■ Records supplied:
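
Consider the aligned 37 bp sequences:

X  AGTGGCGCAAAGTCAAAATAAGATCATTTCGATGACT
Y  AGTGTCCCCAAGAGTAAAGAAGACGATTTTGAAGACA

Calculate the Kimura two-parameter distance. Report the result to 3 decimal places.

Of 37 sites, 2 differences are transitions and 10 are transversions, so P = 2/37 ≈ 0.054054 and Q = 10/37 ≈ 0.27027.
Under the Kimura two-parameter model, d = −½ ln(1 − 2P − Q) − ¼ ln(1 − 2Q).
1 − 2P − Q = 0.621622, giving −½ ln(0.621622) = 0.237712.
1 − 2Q = 0.45946, giving −¼ ln(0.45946) = 0.194426.
d = 0.237712 + 0.194426 = 0.432138.

0.432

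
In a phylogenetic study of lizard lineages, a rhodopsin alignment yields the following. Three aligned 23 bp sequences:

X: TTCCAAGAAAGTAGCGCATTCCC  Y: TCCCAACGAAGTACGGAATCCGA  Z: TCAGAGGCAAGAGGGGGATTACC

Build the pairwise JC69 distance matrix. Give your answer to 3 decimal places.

X–Y: 9/23 sites differ → p ≈ 0.391304, d = −0.75 ln(1 − 0.521739) = 0.553199 ≈ 0.553.
X–Z: 10/23 sites differ → p ≈ 0.434783, d = −0.75 ln(1 − 0.579711) = 0.650110 ≈ 0.650.
Y–Z: 13/23 sites differ → p ≈ 0.565217, d = −0.75 ln(1 − 0.753623) = 1.050669 ≈ 1.051.

d(X,Y) = 0.553, d(X,Z) = 0.650, d(Y,Z) = 1.051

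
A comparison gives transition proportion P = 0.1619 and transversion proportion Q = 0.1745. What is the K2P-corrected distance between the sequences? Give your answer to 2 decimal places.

0.45

Under the Kimura two-parameter model, d = −½ ln(1 − 2P − Q) − ¼ ln(1 − 2Q).
1 − 2P − Q = 0.5017, giving −½ ln(0.5017) = 0.344876.
1 − 2Q = 0.651, giving −¼ ln(0.651) = 0.107311.
d = 0.344876 + 0.107311 = 0.452187.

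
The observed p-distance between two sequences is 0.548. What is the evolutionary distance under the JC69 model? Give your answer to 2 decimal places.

0.98

d = −(3/4) ln(1 − 4p/3) = −0.75 ln(1 − 0.730667) = −0.75 ln(0.269333)
  = −0.75 × (-1.311807) = 0.983855 substitutions/site.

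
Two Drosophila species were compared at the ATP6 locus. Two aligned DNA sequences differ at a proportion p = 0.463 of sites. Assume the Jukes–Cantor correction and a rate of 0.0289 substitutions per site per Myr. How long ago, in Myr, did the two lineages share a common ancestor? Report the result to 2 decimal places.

12.46

d = −(3/4) ln(1 − 4p/3) = −0.75 ln(1 − 0.617333) = −0.75 ln(0.382667)
  = −0.75 × (-0.960590) = 0.720443 substitutions/site.
Under a molecular clock d = 2μt, so t = d/(2μ) = 0.720443 / (2 × 0.0289) = 12.46 Myr.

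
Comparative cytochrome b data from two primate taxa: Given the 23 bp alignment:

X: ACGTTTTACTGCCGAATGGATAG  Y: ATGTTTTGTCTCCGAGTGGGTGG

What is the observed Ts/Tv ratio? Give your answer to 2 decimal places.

Transitions are A↔G and C↔T; transversions are all other mismatches.
Transitions: 7. Transversions: 1.
R = 7/1 = 7.00.

7.00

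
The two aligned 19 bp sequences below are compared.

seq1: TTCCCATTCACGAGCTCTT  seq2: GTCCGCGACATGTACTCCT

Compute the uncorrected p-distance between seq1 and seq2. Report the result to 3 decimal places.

0.474

The sequences differ at 9 of 19 positions (sites 1, 5, 6, 7, 8, 11, 13, 14, 18).
p = 9/19 = 0.473684… ≈ 0.474 (to 3 d.p.).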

■ Task item:
Wherever "alignment" turns up in the records, copy the whole line.

■ Expected answer:
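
In a phylogenetic study of lizard lineages, a rhodopsin alignment yields the following. Three aligned 23 bp sequences:
Comparative cytochrome b data from two primate taxa: Given the 23 bp alignment: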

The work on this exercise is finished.